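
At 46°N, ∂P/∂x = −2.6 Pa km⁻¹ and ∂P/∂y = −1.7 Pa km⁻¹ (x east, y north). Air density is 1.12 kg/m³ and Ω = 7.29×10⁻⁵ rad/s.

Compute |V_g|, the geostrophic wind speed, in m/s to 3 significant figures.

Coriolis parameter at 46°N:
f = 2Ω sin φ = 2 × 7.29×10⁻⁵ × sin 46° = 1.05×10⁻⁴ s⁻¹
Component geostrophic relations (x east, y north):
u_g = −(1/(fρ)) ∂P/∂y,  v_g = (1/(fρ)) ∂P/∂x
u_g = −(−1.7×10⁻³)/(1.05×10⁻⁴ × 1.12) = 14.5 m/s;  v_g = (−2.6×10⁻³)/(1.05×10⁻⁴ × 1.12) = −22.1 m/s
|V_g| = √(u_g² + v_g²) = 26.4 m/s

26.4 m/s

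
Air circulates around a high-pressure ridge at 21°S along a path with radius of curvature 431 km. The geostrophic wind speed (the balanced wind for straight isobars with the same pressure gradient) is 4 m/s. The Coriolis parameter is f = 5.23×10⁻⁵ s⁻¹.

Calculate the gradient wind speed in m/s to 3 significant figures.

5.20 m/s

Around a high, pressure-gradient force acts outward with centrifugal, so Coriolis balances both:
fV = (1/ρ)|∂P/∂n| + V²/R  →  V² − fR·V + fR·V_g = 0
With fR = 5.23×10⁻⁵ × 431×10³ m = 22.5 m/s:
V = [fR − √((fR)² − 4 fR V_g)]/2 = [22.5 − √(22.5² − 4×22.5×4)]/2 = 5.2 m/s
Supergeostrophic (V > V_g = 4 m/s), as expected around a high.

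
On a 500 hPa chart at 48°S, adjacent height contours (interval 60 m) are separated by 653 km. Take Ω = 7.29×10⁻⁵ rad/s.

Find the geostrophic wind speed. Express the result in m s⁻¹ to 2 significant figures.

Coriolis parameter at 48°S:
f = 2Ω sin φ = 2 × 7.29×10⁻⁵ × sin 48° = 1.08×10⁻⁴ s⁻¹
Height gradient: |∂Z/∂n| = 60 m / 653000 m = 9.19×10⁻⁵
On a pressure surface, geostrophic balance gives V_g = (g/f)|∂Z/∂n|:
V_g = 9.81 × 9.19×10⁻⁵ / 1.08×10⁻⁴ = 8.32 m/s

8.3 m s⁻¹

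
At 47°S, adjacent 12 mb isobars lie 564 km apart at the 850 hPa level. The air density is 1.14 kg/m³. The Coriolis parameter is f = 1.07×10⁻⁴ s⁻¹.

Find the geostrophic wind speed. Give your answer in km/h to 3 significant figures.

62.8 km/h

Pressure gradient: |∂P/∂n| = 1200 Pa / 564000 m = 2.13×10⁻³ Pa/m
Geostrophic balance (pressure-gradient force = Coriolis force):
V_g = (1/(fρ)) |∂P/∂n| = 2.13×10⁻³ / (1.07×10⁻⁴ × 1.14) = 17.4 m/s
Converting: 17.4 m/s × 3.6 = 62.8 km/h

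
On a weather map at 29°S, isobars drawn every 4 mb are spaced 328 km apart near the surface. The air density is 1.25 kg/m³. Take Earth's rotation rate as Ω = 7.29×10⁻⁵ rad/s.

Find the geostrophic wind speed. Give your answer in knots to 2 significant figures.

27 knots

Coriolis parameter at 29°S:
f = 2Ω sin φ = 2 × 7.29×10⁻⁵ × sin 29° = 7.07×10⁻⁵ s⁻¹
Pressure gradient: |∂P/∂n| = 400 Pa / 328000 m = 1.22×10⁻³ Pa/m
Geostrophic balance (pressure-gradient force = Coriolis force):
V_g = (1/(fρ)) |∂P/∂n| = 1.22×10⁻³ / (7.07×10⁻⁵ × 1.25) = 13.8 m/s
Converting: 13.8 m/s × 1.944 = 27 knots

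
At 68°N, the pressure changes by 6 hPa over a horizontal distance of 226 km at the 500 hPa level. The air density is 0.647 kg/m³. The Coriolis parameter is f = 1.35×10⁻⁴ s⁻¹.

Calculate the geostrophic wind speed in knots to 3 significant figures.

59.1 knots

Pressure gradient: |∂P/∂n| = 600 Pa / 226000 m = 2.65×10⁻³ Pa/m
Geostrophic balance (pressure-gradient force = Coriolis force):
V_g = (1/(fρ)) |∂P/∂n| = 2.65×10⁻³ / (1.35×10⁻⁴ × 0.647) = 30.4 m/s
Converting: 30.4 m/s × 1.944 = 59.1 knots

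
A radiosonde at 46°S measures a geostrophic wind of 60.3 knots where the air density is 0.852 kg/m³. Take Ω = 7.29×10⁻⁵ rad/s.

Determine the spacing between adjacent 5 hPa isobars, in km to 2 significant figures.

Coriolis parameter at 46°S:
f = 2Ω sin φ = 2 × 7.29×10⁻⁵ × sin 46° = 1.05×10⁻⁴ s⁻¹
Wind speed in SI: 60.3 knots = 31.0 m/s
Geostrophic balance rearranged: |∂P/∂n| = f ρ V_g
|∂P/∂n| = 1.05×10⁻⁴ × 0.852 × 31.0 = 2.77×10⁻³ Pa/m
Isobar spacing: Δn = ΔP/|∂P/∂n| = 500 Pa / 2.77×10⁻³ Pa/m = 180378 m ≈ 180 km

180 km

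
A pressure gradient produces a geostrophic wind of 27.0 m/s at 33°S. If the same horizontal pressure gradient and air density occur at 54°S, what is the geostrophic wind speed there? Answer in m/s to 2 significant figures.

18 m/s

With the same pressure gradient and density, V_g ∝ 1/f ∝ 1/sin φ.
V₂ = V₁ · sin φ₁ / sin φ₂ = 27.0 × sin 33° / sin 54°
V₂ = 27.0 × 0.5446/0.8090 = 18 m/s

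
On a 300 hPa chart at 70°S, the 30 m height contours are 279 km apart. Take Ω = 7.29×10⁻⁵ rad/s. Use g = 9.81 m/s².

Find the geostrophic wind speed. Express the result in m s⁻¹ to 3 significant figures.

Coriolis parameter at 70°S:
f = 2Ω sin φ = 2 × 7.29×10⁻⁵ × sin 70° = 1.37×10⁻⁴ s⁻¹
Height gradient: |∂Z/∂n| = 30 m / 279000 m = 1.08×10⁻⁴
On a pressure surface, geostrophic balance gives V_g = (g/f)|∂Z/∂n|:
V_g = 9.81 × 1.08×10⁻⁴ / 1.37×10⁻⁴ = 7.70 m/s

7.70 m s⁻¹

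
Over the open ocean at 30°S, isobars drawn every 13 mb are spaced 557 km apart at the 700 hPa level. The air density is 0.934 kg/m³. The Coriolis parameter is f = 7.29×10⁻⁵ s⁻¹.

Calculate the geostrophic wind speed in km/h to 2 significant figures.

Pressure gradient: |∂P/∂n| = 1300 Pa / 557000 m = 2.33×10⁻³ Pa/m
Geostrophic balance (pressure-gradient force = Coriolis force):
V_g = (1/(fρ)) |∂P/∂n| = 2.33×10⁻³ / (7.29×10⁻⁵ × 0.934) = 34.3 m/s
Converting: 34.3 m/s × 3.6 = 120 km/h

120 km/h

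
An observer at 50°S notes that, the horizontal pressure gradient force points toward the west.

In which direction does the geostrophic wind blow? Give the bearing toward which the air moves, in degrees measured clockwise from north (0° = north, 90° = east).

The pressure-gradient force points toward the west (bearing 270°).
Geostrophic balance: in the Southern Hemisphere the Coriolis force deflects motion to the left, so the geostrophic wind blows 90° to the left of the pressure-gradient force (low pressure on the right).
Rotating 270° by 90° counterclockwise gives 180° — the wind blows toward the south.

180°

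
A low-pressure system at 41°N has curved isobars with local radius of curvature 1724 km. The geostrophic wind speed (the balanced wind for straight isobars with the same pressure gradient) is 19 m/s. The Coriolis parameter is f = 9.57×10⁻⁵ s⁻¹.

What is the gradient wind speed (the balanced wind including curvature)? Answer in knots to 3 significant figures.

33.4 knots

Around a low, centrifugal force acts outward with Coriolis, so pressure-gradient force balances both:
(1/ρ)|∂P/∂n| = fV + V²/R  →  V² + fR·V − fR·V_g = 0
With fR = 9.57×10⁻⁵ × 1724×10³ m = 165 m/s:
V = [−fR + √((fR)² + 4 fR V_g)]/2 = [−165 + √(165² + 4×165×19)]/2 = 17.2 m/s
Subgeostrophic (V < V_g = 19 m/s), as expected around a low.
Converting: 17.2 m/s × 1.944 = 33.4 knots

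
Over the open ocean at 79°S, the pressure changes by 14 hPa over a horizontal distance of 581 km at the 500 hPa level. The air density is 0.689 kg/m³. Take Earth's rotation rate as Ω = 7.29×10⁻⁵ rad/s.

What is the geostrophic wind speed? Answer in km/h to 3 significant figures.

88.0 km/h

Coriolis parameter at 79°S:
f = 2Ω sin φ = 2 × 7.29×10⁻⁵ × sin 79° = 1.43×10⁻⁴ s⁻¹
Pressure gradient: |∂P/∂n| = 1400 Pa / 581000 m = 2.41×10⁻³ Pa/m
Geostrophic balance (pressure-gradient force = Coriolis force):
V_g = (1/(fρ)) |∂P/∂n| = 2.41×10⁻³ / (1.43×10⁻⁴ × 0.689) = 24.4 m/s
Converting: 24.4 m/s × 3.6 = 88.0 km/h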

───

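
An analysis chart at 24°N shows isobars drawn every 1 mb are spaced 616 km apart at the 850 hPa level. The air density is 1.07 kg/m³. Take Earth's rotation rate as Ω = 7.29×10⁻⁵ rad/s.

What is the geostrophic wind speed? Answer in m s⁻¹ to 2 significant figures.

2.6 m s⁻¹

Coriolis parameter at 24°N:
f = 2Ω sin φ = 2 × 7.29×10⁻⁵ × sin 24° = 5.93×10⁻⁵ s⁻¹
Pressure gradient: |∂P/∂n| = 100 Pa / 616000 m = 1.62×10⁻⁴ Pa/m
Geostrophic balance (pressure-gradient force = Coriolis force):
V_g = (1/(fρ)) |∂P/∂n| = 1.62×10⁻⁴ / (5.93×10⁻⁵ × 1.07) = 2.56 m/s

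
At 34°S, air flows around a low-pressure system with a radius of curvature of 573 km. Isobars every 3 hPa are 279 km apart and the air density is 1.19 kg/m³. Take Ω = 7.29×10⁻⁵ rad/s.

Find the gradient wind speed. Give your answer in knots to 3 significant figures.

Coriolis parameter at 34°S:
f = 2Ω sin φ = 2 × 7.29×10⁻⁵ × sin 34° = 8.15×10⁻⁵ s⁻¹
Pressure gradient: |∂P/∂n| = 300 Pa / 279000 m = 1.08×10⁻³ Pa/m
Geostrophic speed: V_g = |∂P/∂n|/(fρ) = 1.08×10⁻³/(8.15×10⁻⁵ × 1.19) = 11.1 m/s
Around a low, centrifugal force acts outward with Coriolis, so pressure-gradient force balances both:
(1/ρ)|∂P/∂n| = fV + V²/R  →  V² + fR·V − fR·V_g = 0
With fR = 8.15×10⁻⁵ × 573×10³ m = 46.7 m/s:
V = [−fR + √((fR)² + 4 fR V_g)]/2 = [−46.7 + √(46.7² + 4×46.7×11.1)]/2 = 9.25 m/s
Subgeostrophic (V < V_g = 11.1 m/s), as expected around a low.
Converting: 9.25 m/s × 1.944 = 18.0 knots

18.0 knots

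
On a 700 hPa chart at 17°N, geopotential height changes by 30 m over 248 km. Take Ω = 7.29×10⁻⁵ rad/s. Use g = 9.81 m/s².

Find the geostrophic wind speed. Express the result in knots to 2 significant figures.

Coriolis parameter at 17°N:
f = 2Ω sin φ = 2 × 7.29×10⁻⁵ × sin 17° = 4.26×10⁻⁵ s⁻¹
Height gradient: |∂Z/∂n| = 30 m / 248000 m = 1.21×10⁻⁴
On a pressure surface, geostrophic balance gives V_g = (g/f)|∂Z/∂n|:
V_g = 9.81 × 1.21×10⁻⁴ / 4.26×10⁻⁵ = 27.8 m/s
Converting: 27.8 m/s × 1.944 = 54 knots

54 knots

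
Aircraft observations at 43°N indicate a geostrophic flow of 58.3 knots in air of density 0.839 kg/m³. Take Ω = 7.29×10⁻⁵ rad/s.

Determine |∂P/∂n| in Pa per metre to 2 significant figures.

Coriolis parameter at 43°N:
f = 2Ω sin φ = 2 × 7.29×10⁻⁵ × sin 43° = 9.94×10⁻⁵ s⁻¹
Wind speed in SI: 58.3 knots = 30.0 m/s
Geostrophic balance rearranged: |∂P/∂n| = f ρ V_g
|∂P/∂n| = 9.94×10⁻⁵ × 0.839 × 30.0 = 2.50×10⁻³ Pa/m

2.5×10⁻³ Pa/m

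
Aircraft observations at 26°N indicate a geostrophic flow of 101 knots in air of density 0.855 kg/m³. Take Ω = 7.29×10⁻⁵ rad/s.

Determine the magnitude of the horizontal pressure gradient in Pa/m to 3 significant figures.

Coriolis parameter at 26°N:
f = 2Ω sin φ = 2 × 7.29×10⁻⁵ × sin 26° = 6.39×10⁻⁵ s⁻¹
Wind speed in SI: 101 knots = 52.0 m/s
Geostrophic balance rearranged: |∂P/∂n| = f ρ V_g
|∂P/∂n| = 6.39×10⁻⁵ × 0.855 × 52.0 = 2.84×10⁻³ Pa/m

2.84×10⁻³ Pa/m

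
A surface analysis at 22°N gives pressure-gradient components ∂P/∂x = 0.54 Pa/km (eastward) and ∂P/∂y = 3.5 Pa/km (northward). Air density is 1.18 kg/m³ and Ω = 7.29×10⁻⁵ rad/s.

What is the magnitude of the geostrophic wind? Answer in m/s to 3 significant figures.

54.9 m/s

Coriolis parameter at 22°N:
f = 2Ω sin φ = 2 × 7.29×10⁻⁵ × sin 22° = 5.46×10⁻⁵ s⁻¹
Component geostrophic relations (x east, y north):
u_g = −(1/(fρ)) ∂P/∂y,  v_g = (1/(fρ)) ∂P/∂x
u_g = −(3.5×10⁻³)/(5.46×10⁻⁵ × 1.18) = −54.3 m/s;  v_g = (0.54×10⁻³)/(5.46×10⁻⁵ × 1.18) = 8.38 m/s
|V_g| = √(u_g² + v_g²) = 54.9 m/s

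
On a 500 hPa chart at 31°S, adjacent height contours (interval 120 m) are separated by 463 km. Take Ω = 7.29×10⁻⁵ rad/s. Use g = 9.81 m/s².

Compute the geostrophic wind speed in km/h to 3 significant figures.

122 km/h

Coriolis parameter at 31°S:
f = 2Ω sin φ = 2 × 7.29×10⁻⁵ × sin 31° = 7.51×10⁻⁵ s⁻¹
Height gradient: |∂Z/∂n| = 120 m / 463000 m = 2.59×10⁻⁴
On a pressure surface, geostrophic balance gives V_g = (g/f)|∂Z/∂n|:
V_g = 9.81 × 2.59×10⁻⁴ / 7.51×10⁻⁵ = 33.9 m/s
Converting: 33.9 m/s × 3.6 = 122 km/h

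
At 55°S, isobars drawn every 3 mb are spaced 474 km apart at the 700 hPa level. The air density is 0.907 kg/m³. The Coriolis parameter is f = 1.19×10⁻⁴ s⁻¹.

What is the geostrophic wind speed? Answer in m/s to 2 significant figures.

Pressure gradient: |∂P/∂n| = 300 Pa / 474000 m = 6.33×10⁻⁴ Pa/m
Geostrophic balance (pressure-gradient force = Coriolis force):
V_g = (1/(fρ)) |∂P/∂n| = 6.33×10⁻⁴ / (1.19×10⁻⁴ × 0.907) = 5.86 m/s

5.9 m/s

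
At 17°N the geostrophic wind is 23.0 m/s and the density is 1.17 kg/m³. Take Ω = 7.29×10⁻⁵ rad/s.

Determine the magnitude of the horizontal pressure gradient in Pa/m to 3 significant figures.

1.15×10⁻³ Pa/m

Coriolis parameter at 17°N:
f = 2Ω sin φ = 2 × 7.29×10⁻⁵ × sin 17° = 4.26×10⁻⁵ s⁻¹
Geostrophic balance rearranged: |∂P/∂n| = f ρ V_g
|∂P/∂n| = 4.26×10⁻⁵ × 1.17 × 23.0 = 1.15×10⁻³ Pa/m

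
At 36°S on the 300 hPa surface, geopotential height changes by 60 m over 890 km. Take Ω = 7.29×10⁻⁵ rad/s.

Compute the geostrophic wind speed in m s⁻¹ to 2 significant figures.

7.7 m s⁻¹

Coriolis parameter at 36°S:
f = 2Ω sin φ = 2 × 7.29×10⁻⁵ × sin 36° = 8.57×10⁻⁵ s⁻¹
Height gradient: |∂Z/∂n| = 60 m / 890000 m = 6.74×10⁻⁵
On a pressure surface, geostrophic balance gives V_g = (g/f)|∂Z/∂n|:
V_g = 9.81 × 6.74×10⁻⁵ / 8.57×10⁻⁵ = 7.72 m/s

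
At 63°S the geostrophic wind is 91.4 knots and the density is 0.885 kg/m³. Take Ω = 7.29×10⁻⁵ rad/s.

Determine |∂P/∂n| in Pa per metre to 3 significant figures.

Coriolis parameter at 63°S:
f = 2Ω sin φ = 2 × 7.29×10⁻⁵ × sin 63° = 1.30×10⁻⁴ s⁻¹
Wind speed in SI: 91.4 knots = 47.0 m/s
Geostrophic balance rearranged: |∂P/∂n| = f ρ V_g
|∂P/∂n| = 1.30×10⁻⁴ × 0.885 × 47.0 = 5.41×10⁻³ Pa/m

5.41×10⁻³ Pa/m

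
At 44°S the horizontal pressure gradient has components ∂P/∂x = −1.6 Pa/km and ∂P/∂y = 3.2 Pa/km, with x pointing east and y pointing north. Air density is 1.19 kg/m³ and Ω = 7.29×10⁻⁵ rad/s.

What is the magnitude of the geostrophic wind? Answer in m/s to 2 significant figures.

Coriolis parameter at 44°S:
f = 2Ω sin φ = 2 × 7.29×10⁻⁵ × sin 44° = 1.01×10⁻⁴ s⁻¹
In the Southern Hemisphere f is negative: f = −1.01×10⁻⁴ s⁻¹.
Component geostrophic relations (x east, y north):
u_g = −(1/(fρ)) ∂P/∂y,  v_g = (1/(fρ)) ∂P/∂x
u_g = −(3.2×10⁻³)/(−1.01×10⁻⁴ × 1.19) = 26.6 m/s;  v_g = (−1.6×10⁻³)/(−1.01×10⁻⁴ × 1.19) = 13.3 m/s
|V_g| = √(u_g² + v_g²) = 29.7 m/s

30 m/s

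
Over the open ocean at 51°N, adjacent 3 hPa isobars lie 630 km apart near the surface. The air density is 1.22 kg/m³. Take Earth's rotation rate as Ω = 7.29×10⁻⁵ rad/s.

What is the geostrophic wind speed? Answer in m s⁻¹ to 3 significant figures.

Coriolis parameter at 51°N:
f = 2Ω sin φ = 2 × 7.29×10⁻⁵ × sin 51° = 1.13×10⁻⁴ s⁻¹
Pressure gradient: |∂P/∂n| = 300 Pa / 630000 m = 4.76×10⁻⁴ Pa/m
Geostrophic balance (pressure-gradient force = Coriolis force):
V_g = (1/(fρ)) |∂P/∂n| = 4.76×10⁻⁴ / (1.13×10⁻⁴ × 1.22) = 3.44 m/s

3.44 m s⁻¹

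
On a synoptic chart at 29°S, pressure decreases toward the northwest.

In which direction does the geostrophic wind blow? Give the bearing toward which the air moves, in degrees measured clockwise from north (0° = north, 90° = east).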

───

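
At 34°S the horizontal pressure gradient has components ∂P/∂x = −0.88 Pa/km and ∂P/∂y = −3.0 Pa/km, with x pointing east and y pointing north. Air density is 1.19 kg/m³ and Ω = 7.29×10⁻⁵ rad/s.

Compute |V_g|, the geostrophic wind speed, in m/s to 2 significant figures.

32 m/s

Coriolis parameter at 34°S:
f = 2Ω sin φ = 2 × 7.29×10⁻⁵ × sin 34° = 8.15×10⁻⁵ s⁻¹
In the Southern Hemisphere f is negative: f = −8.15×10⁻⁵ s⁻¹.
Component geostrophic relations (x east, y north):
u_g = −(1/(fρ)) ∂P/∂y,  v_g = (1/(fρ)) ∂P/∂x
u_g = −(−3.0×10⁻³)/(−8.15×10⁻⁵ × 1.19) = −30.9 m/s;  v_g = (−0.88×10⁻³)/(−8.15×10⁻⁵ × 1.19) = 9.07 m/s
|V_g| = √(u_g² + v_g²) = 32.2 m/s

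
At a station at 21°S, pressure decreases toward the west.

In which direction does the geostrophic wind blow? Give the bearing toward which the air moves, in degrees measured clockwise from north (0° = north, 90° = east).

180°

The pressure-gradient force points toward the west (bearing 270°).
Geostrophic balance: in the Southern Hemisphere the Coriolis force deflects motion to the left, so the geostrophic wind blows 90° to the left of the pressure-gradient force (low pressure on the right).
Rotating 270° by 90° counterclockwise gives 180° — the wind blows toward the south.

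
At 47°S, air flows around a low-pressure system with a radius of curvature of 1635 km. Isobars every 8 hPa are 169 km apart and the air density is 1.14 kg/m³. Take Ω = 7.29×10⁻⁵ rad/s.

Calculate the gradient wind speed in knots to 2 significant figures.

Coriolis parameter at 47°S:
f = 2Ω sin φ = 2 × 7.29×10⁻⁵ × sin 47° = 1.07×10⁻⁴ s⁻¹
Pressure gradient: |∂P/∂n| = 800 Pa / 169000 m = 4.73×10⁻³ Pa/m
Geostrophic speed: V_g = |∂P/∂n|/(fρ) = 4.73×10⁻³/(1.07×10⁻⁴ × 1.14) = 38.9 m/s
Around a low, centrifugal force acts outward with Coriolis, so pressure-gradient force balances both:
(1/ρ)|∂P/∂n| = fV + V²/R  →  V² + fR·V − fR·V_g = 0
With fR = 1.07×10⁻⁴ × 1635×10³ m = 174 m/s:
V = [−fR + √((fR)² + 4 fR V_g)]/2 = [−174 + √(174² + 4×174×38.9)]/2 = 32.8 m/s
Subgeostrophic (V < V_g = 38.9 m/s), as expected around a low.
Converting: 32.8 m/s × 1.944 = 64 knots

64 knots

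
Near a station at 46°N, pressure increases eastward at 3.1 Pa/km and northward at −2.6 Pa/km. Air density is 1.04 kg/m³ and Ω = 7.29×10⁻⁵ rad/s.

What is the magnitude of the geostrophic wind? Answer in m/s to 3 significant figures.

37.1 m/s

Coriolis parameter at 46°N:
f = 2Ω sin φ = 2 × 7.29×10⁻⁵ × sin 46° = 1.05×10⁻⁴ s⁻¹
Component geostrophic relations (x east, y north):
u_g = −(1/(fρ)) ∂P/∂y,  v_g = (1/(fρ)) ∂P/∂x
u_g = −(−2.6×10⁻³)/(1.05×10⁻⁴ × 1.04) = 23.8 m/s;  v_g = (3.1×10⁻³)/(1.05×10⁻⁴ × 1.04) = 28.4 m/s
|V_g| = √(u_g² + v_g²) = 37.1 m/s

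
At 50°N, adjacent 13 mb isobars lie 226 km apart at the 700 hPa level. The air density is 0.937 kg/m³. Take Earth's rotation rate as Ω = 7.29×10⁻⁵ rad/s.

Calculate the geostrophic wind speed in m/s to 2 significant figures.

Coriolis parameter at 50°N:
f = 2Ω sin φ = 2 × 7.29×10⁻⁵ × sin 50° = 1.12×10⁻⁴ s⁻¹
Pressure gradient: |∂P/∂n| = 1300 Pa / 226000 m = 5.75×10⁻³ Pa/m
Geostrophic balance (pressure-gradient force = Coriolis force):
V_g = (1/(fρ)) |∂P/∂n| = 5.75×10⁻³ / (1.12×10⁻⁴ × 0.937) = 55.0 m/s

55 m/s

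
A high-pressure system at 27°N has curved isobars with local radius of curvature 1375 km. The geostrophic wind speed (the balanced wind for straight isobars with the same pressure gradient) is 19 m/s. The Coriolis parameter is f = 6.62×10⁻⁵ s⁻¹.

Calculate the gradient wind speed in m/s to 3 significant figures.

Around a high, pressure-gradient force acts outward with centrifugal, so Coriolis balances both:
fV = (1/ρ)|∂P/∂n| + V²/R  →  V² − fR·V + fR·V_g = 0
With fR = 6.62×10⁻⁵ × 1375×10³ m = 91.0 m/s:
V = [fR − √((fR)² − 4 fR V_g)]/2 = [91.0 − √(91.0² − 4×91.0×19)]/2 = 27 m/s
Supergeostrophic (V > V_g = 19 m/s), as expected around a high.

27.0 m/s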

───

* **WHAT THE TASK ASKS**
Could you set down, word for word, only the lines above from the line with "Compute |V_g|, the geostrophic wind speed, in m/s to 3" to the line with "On a 500 hPa chart at 48°S, adjacent", including both?

* **ANSWER SECTION**
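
Compute |V_g|, the geostrophic wind speed, in m/s to 3 significant figures.

Coriolis parameter at 46°N:
f = 2Ω sin φ = 2 × 7.29×10⁻⁵ × sin 46° = 1.05×10⁻⁴ s⁻¹
Component geostrophic relations (x east, y north):
u_g = −(1/(fρ)) ∂P/∂y,  v_g = (1/(fρ)) ∂P/∂x
u_g = −(−1.7×10⁻³)/(1.05×10⁻⁴ × 1.12) = 14.5 m/s;  v_g = (−2.6×10⁻³)/(1.05×10⁻⁴ × 1.12) = −22.1 m/s
|V_g| = √(u_g² + v_g²) = 26.4 m/s

26.4 m/s

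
Air circulates around a high-pressure ridge at 21°S along a path with radius of curvature 431 km. The geostrophic wind speed (the balanced wind for straight isobars with the same pressure gradient) is 4 m/s. The Coriolis parameter is f = 5.23×10⁻⁵ s⁻¹.

Calculate the gradient wind speed in m/s to 3 significant figures.

5.20 m/s

Around a high, pressure-gradient force acts outward with centrifugal, so Coriolis balances both:
fV = (1/ρ)|∂P/∂n| + V²/R  →  V² − fR·V + fR·V_g = 0
With fR = 5.23×10⁻⁵ × 431×10³ m = 22.5 m/s:
V = [fR − √((fR)² − 4 fR V_g)]/2 = [22.5 − √(22.5² − 4×22.5×4)]/2 = 5.2 m/s
Supergeostrophic (V > V_g = 4 m/s), as expected around a high.

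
On a 500 hPa chart at 48°S, adjacent height contours (interval 60 m) are separated by 653 km. Take Ω = 7.29×10⁻⁵ rad/s.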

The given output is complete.